Collected data entries:
★ ★ ★ ★ ★ ★ ★
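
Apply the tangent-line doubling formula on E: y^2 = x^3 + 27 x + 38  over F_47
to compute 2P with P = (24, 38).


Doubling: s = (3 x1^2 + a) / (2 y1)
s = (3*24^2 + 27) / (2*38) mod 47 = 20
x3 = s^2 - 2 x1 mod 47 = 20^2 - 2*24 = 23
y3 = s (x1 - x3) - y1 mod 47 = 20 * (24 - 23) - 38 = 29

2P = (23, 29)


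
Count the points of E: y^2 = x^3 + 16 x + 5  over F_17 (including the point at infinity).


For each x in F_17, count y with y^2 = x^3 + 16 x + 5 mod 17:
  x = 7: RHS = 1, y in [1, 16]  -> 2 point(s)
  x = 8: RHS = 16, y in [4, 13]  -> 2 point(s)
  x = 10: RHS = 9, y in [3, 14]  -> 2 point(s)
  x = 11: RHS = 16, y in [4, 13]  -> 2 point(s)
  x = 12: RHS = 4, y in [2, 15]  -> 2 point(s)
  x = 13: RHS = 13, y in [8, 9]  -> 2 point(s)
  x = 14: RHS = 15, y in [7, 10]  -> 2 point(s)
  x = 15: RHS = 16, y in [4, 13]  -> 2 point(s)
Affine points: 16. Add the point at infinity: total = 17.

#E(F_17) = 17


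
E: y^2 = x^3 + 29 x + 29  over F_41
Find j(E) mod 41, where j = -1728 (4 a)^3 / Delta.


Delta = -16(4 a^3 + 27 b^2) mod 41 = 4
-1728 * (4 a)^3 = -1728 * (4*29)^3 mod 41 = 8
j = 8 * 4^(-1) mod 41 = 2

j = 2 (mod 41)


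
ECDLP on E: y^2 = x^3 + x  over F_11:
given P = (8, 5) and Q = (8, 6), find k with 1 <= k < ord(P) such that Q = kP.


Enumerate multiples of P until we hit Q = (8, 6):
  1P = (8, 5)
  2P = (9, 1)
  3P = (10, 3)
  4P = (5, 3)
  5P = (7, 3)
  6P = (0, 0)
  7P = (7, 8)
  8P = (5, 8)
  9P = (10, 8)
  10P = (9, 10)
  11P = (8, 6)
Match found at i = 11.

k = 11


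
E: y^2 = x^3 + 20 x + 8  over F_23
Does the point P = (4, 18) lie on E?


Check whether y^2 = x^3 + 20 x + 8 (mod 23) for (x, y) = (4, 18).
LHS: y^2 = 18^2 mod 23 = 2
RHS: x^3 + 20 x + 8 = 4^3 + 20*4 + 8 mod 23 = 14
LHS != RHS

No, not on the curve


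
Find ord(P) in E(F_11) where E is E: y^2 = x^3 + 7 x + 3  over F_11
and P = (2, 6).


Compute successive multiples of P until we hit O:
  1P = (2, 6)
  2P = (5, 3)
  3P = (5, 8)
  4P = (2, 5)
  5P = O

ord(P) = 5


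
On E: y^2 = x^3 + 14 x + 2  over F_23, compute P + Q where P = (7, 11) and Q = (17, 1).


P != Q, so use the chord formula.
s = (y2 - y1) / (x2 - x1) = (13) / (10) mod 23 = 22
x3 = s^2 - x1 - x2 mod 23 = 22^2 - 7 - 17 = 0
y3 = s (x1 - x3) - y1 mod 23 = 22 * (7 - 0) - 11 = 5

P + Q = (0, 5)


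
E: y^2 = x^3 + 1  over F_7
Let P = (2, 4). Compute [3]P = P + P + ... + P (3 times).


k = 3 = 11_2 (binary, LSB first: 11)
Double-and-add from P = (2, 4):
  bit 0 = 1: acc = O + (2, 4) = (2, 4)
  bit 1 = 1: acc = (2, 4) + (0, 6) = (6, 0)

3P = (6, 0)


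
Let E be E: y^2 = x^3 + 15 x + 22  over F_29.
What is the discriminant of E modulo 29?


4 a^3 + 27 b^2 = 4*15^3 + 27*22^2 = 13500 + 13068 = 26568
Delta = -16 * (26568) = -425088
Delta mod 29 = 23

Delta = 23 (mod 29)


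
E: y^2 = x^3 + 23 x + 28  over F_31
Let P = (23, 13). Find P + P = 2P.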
★ ★ ★ ★ ★ ★ ★
_TASK GOAL:_
Every line of the data must appear again in the answer, exactly as written.

_RESULT OF THE TASK:_
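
Apply the tangent-line doubling formula on E: y^2 = x^3 + 27 x + 38  over F_47
to compute 2P with P = (24, 38).


Doubling: s = (3 x1^2 + a) / (2 y1)
s = (3*24^2 + 27) / (2*38) mod 47 = 20
x3 = s^2 - 2 x1 mod 47 = 20^2 - 2*24 = 23
y3 = s (x1 - x3) - y1 mod 47 = 20 * (24 - 23) - 38 = 29

2P = (23, 29)


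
Count the points of E: y^2 = x^3 + 16 x + 5  over F_17 (including the point at infinity).


For each x in F_17, count y with y^2 = x^3 + 16 x + 5 mod 17:
  x = 7: RHS = 1, y in [1, 16]  -> 2 point(s)
  x = 8: RHS = 16, y in [4, 13]  -> 2 point(s)
  x = 10: RHS = 9, y in [3, 14]  -> 2 point(s)
  x = 11: RHS = 16, y in [4, 13]  -> 2 point(s)
  x = 12: RHS = 4, y in [2, 15]  -> 2 point(s)
  x = 13: RHS = 13, y in [8, 9]  -> 2 point(s)
  x = 14: RHS = 15, y in [7, 10]  -> 2 point(s)
  x = 15: RHS = 16, y in [4, 13]  -> 2 point(s)
Affine points: 16. Add the point at infinity: total = 17.

#E(F_17) = 17


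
E: y^2 = x^3 + 29 x + 29  over F_41
Find j(E) mod 41, where j = -1728 (4 a)^3 / Delta.


Delta = -16(4 a^3 + 27 b^2) mod 41 = 4
-1728 * (4 a)^3 = -1728 * (4*29)^3 mod 41 = 8
j = 8 * 4^(-1) mod 41 = 2

j = 2 (mod 41)


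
ECDLP on E: y^2 = x^3 + x  over F_11:
given P = (8, 5) and Q = (8, 6), find k with 1 <= k < ord(P) such that Q = kP.


Enumerate multiples of P until we hit Q = (8, 6):
  1P = (8, 5)
  2P = (9, 1)
  3P = (10, 3)
  4P = (5, 3)
  5P = (7, 3)
  6P = (0, 0)
  7P = (7, 8)
  8P = (5, 8)
  9P = (10, 8)
  10P = (9, 10)
  11P = (8, 6)
Match found at i = 11.

k = 11


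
E: y^2 = x^3 + 20 x + 8  over F_23
Does the point P = (4, 18) lie on E?


Check whether y^2 = x^3 + 20 x + 8 (mod 23) for (x, y) = (4, 18).
LHS: y^2 = 18^2 mod 23 = 2
RHS: x^3 + 20 x + 8 = 4^3 + 20*4 + 8 mod 23 = 14
LHS != RHS

No, not on the curve


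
Find ord(P) in E(F_11) where E is E: y^2 = x^3 + 7 x + 3  over F_11
and P = (2, 6).


Compute successive multiples of P until we hit O:
  1P = (2, 6)
  2P = (5, 3)
  3P = (5, 8)
  4P = (2, 5)
  5P = O

ord(P) = 5


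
On E: y^2 = x^3 + 14 x + 2  over F_23, compute P + Q where P = (7, 11) and Q = (17, 1).


P != Q, so use the chord formula.
s = (y2 - y1) / (x2 - x1) = (13) / (10) mod 23 = 22
x3 = s^2 - x1 - x2 mod 23 = 22^2 - 7 - 17 = 0
y3 = s (x1 - x3) - y1 mod 23 = 22 * (7 - 0) - 11 = 5

P + Q = (0, 5)


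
E: y^2 = x^3 + 1  over F_7
Let P = (2, 4). Compute [3]P = P + P + ... + P (3 times).


k = 3 = 11_2 (binary, LSB first: 11)
Double-and-add from P = (2, 4):
  bit 0 = 1: acc = O + (2, 4) = (2, 4)
  bit 1 = 1: acc = (2, 4) + (0, 6) = (6, 0)

3P = (6, 0)


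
Let E be E: y^2 = x^3 + 15 x + 22  over F_29.
What is the discriminant of E modulo 29?


4 a^3 + 27 b^2 = 4*15^3 + 27*22^2 = 13500 + 13068 = 26568
Delta = -16 * (26568) = -425088
Delta mod 29 = 23

Delta = 23 (mod 29)


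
E: y^2 = x^3 + 23 x + 28  over F_31
Let P = (23, 13). Find P + P = 2P.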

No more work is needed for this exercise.